DATA UNDER STUDY START

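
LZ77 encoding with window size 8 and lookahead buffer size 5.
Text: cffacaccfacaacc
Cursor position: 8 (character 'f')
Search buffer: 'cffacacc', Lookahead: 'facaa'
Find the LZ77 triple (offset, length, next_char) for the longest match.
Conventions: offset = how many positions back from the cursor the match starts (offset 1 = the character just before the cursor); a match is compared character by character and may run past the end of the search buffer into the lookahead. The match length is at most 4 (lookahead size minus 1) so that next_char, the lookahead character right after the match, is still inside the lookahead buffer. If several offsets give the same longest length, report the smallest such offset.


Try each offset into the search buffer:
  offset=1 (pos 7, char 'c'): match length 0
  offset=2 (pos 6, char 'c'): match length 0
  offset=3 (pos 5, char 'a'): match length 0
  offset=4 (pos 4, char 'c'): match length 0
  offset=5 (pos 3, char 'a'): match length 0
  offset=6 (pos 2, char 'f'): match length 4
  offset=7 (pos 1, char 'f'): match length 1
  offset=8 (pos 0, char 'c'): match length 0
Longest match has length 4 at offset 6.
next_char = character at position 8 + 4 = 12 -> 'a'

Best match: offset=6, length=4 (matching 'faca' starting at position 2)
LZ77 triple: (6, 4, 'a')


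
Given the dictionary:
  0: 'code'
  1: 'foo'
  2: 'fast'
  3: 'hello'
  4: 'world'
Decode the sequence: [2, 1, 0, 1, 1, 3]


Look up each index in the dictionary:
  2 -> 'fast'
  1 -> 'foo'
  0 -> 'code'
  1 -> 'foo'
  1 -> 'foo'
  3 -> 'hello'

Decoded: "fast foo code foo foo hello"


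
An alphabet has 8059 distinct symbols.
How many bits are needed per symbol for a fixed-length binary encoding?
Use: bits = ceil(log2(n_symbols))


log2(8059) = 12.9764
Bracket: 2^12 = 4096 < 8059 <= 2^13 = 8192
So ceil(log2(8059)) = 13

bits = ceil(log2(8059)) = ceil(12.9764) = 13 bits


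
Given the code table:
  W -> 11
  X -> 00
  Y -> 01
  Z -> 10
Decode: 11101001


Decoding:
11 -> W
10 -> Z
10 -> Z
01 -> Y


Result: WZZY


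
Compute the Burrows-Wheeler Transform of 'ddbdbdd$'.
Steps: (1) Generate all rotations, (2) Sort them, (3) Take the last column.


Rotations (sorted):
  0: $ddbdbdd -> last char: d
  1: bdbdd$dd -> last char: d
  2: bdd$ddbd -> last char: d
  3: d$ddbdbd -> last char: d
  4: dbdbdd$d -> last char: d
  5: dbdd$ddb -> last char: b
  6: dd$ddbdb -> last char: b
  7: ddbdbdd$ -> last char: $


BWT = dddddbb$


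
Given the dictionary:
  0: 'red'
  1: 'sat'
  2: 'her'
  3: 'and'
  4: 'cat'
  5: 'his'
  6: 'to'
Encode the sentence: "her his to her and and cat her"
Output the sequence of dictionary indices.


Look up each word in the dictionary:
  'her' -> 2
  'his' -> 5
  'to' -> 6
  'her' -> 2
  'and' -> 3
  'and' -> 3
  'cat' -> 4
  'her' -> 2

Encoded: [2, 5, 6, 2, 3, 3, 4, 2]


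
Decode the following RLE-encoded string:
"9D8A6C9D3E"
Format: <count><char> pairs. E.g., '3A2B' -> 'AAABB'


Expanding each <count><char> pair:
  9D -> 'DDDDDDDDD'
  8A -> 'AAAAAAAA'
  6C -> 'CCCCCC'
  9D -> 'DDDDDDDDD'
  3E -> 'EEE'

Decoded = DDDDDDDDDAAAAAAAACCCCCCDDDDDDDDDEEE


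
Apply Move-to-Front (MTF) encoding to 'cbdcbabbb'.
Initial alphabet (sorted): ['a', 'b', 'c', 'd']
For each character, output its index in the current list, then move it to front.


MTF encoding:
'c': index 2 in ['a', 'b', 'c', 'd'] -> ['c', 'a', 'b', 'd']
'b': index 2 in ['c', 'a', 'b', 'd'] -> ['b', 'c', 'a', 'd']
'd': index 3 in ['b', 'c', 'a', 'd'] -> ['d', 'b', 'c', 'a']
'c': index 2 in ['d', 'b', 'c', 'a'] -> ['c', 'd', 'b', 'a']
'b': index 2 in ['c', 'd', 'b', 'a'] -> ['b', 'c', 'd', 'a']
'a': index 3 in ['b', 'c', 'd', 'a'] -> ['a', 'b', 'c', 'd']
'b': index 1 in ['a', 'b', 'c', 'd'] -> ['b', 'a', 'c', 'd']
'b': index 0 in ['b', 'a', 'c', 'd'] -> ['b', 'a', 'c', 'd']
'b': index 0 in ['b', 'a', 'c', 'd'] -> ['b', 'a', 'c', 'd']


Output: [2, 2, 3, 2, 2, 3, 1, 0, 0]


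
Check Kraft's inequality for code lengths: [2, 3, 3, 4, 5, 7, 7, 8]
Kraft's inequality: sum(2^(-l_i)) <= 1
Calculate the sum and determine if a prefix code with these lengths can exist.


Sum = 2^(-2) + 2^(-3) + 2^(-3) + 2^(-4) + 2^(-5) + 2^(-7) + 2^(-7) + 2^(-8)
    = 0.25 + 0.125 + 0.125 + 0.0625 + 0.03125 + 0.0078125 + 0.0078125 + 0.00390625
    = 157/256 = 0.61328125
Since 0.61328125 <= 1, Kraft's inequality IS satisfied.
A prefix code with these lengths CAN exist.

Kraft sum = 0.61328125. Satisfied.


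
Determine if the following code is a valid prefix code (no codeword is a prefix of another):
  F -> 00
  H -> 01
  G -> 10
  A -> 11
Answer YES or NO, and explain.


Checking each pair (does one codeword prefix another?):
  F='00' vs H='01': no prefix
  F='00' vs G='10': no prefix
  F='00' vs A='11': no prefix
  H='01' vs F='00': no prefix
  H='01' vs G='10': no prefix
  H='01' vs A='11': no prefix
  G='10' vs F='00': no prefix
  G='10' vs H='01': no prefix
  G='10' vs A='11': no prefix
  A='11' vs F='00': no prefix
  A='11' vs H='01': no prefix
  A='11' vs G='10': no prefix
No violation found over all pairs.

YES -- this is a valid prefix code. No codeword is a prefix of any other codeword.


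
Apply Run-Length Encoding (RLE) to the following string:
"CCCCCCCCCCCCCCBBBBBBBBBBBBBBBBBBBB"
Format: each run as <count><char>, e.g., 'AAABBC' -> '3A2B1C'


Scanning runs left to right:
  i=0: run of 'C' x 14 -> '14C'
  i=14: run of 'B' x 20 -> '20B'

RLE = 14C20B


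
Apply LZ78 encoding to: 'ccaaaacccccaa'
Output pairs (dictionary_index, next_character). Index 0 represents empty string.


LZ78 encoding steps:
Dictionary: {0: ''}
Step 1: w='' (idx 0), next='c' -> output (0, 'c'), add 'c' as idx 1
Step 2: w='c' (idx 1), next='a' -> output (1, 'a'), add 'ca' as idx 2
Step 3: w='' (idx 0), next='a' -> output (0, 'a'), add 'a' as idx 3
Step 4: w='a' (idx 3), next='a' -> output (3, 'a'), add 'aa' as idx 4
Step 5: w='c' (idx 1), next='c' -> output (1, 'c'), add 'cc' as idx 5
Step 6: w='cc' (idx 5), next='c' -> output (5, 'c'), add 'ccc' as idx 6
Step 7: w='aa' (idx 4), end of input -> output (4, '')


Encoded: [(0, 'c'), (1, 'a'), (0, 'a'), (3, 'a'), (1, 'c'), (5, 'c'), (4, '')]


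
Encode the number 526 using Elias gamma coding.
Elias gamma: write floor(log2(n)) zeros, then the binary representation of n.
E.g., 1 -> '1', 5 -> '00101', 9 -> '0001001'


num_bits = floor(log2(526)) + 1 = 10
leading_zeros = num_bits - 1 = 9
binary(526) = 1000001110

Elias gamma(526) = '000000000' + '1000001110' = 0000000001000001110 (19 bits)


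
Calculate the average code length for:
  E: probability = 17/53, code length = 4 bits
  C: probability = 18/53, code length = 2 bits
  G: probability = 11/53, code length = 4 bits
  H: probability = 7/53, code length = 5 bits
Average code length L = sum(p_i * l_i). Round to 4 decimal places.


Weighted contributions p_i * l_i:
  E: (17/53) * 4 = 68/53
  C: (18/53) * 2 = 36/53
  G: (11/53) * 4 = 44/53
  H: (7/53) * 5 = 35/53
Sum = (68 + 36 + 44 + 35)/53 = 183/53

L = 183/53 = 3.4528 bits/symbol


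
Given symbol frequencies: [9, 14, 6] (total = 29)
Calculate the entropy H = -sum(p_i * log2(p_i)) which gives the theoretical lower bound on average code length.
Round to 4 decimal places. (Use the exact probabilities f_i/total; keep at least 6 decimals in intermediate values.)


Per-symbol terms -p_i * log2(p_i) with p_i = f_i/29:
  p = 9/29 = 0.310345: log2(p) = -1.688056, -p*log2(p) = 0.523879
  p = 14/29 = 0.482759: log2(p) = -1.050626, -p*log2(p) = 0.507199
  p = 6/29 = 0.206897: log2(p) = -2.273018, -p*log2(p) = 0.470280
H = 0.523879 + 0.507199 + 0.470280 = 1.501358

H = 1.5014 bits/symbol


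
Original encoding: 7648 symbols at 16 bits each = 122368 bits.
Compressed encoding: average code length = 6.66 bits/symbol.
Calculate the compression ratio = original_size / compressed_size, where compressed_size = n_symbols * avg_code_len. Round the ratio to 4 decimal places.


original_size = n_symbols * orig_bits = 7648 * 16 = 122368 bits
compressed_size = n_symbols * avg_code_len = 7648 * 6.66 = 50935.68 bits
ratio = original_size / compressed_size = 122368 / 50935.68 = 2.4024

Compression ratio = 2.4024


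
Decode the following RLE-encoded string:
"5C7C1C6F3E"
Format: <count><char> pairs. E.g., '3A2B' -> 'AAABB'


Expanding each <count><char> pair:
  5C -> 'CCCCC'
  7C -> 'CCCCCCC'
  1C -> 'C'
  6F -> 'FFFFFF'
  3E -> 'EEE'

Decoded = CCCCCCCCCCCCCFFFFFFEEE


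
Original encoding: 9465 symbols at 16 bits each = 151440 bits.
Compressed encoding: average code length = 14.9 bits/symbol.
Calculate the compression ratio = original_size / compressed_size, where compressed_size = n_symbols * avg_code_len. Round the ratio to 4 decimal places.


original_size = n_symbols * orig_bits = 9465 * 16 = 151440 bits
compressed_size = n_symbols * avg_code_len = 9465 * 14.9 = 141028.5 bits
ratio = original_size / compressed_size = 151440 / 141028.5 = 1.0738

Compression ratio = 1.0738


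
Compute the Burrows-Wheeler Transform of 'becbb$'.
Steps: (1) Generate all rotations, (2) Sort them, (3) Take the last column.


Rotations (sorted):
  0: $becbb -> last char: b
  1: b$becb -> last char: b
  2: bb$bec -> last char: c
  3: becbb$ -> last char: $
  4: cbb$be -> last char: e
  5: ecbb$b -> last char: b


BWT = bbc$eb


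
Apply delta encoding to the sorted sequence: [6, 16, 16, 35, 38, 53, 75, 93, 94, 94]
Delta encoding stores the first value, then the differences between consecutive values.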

DATA UNDER STUDY END

PROBLEM:
Find how many lines of the listing include the word "Given" and answer with that count by itself.

TASK RESPONSE:
4